Please reproduce the records, omitting nothing and changing nothing.
++++++++
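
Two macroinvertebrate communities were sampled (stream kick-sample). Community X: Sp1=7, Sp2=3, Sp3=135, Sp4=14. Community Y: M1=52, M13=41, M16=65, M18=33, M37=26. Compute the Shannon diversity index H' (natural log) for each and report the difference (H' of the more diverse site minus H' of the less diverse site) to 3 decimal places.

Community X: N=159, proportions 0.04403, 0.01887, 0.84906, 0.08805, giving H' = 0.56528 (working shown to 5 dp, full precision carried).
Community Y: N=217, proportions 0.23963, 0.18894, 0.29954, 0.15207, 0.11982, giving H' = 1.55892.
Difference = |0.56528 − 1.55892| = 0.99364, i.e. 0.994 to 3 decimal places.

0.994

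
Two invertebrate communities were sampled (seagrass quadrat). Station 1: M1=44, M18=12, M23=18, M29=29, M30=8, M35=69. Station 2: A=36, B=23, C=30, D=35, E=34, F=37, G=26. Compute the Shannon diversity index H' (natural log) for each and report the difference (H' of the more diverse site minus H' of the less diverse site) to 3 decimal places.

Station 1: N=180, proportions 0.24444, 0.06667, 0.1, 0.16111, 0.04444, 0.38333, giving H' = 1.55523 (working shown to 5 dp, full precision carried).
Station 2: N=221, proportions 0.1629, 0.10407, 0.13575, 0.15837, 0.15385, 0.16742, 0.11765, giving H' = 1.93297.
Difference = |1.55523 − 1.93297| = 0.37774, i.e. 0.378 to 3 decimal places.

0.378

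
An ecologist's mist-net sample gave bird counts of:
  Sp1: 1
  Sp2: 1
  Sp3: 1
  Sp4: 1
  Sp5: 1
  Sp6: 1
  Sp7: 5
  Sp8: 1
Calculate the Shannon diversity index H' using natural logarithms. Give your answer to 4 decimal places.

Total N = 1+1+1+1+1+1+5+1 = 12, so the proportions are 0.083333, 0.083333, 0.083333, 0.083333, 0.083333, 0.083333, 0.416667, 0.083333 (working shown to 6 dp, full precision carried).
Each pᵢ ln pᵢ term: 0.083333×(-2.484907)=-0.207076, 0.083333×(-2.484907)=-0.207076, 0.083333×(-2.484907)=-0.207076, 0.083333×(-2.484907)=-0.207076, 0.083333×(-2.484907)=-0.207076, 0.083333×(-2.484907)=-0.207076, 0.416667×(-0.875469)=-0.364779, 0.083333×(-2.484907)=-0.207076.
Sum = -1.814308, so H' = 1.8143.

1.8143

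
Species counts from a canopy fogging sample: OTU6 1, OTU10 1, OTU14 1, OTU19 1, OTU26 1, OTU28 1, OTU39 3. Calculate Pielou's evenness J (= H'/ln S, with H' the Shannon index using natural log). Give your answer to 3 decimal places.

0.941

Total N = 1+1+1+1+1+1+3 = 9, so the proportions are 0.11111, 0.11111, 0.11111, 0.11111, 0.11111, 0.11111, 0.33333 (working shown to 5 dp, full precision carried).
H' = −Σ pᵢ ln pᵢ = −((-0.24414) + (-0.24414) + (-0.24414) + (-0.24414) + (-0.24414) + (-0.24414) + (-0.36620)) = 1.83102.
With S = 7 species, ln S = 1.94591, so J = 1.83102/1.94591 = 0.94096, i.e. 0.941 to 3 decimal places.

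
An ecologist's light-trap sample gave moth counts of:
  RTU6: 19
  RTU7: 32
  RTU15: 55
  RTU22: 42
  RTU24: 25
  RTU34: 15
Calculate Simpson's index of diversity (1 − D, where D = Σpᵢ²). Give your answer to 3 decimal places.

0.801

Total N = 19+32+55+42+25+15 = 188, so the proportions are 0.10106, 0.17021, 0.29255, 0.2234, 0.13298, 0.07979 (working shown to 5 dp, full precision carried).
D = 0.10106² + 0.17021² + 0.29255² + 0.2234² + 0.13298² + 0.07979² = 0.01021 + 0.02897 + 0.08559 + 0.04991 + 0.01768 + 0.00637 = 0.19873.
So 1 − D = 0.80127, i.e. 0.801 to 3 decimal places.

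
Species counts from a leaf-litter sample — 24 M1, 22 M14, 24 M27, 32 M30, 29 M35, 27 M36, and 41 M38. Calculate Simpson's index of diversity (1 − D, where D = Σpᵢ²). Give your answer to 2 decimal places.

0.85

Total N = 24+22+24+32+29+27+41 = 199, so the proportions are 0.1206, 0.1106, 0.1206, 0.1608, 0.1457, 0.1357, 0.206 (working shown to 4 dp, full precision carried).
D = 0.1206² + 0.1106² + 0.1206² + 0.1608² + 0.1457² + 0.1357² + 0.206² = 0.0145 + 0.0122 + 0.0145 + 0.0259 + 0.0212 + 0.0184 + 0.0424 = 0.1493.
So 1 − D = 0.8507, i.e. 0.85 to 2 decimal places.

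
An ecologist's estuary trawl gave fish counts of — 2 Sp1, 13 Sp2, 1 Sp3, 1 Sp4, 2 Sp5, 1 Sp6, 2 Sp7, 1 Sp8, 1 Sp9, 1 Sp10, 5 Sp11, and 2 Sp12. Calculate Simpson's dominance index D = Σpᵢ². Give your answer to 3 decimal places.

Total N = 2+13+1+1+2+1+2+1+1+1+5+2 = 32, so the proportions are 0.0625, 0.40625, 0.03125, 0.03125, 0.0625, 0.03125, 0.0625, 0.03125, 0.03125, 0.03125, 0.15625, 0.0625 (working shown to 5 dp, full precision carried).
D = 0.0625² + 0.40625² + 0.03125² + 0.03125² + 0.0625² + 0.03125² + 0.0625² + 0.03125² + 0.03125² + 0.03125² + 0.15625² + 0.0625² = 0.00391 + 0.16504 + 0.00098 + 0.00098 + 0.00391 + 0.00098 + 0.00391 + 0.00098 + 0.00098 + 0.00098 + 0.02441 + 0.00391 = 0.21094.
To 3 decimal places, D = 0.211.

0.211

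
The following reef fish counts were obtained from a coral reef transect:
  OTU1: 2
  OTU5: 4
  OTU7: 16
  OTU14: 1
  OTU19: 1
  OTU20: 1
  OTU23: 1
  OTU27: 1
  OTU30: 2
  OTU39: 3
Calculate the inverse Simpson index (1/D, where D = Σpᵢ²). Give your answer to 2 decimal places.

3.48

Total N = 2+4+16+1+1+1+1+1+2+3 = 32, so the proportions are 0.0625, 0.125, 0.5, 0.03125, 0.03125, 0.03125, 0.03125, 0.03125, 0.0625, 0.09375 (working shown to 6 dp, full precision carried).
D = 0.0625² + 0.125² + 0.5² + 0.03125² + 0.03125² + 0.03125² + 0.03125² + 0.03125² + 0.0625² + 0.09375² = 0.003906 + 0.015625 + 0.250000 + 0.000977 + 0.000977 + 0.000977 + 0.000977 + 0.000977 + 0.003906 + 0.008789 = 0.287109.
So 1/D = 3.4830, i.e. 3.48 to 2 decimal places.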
++++++++
* **EXERCISE ANSWER**
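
Two macroinvertebrate communities were sampled (stream kick-sample). Community X: Sp1=7, Sp2=3, Sp3=135, Sp4=14. Community Y: M1=52, M13=41, M16=65, M18=33, M37=26. Compute the Shannon diversity index H' (natural log) for each and report the difference (H' of the more diverse site minus H' of the less diverse site) to 3 decimal places.

Community X: N=159, proportions 0.04403, 0.01887, 0.84906, 0.08805, giving H' = 0.56528 (working shown to 5 dp, full precision carried).
Community Y: N=217, proportions 0.23963, 0.18894, 0.29954, 0.15207, 0.11982, giving H' = 1.55892.
Difference = |0.56528 − 1.55892| = 0.99364, i.e. 0.994 to 3 decimal places.

0.994

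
Two invertebrate communities were sampled (seagrass quadrat). Station 1: M1=44, M18=12, M23=18, M29=29, M30=8, M35=69. Station 2: A=36, B=23, C=30, D=35, E=34, F=37, G=26. Compute the Shannon diversity index H' (natural log) for each and report the difference (H' of the more diverse site minus H' of the less diverse site) to 3 decimal places.

Station 1: N=180, proportions 0.24444, 0.06667, 0.1, 0.16111, 0.04444, 0.38333, giving H' = 1.55523 (working shown to 5 dp, full precision carried).
Station 2: N=221, proportions 0.1629, 0.10407, 0.13575, 0.15837, 0.15385, 0.16742, 0.11765, giving H' = 1.93297.
Difference = |1.55523 − 1.93297| = 0.37774, i.e. 0.378 to 3 decimal places.

0.378

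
An ecologist's mist-net sample gave bird counts of:
  Sp1: 1
  Sp2: 1
  Sp3: 1
  Sp4: 1
  Sp5: 1
  Sp6: 1
  Sp7: 5
  Sp8: 1
Calculate the Shannon diversity index H' using natural logarithms. Give your answer to 4 decimal places.

Total N = 1+1+1+1+1+1+5+1 = 12, so the proportions are 0.083333, 0.083333, 0.083333, 0.083333, 0.083333, 0.083333, 0.416667, 0.083333 (working shown to 6 dp, full precision carried).
Each pᵢ ln pᵢ term: 0.083333×(-2.484907)=-0.207076, 0.083333×(-2.484907)=-0.207076, 0.083333×(-2.484907)=-0.207076, 0.083333×(-2.484907)=-0.207076, 0.083333×(-2.484907)=-0.207076, 0.083333×(-2.484907)=-0.207076, 0.416667×(-0.875469)=-0.364779, 0.083333×(-2.484907)=-0.207076.
Sum = -1.814308, so H' = 1.8143.

1.8143

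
Species counts from a canopy fogging sample: OTU6 1, OTU10 1, OTU14 1, OTU19 1, OTU26 1, OTU28 1, OTU39 3. Calculate Pielou's evenness J (= H'/ln S, with H' the Shannon index using natural log). Give your answer to 3 decimal places.

0.941

Total N = 1+1+1+1+1+1+3 = 9, so the proportions are 0.11111, 0.11111, 0.11111, 0.11111, 0.11111, 0.11111, 0.33333 (working shown to 5 dp, full precision carried).
H' = −Σ pᵢ ln pᵢ = −((-0.24414) + (-0.24414) + (-0.24414) + (-0.24414) + (-0.24414) + (-0.24414) + (-0.36620)) = 1.83102.
With S = 7 species, ln S = 1.94591, so J = 1.83102/1.94591 = 0.94096, i.e. 0.941 to 3 decimal places.

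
An ecologist's light-trap sample gave moth counts of:
  RTU6: 19
  RTU7: 32
  RTU15: 55
  RTU22: 42
  RTU24: 25
  RTU34: 15
Calculate Simpson's index of diversity (1 − D, where D = Σpᵢ²). Give your answer to 3 decimal places.

0.801

Total N = 19+32+55+42+25+15 = 188, so the proportions are 0.10106, 0.17021, 0.29255, 0.2234, 0.13298, 0.07979 (working shown to 5 dp, full precision carried).
D = 0.10106² + 0.17021² + 0.29255² + 0.2234² + 0.13298² + 0.07979² = 0.01021 + 0.02897 + 0.08559 + 0.04991 + 0.01768 + 0.00637 = 0.19873.
So 1 − D = 0.80127, i.e. 0.801 to 3 decimal places.

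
Species counts from a leaf-litter sample — 24 M1, 22 M14, 24 M27, 32 M30, 29 M35, 27 M36, and 41 M38. Calculate Simpson's index of diversity (1 − D, where D = Σpᵢ²). Give your answer to 2 decimal places.

0.85

Total N = 24+22+24+32+29+27+41 = 199, so the proportions are 0.1206, 0.1106, 0.1206, 0.1608, 0.1457, 0.1357, 0.206 (working shown to 4 dp, full precision carried).
D = 0.1206² + 0.1106² + 0.1206² + 0.1608² + 0.1457² + 0.1357² + 0.206² = 0.0145 + 0.0122 + 0.0145 + 0.0259 + 0.0212 + 0.0184 + 0.0424 = 0.1493.
So 1 − D = 0.8507, i.e. 0.85 to 2 decimal places.

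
An ecologist's estuary trawl gave fish counts of — 2 Sp1, 13 Sp2, 1 Sp3, 1 Sp4, 2 Sp5, 1 Sp6, 2 Sp7, 1 Sp8, 1 Sp9, 1 Sp10, 5 Sp11, and 2 Sp12. Calculate Simpson's dominance index D = Σpᵢ². Give your answer to 3 decimal places.

Total N = 2+13+1+1+2+1+2+1+1+1+5+2 = 32, so the proportions are 0.0625, 0.40625, 0.03125, 0.03125, 0.0625, 0.03125, 0.0625, 0.03125, 0.03125, 0.03125, 0.15625, 0.0625 (working shown to 5 dp, full precision carried).
D = 0.0625² + 0.40625² + 0.03125² + 0.03125² + 0.0625² + 0.03125² + 0.0625² + 0.03125² + 0.03125² + 0.03125² + 0.15625² + 0.0625² = 0.00391 + 0.16504 + 0.00098 + 0.00098 + 0.00391 + 0.00098 + 0.00391 + 0.00098 + 0.00098 + 0.00098 + 0.02441 + 0.00391 = 0.21094.
To 3 decimal places, D = 0.211.

0.211

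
The following reef fish counts were obtained from a coral reef transect:
  OTU1: 2
  OTU5: 4
  OTU7: 16
  OTU14: 1
  OTU19: 1
  OTU20: 1
  OTU23: 1
  OTU27: 1
  OTU30: 2
  OTU39: 3
Calculate the inverse Simpson index (1/D, where D = Σpᵢ²). Give your answer to 2 decimal places.

3.48

Total N = 2+4+16+1+1+1+1+1+2+3 = 32, so the proportions are 0.0625, 0.125, 0.5, 0.03125, 0.03125, 0.03125, 0.03125, 0.03125, 0.0625, 0.09375 (working shown to 6 dp, full precision carried).
D = 0.0625² + 0.125² + 0.5² + 0.03125² + 0.03125² + 0.03125² + 0.03125² + 0.03125² + 0.0625² + 0.09375² = 0.003906 + 0.015625 + 0.250000 + 0.000977 + 0.000977 + 0.000977 + 0.000977 + 0.000977 + 0.003906 + 0.008789 = 0.287109.
So 1/D = 3.4830, i.e. 3.48 to 2 decimal places.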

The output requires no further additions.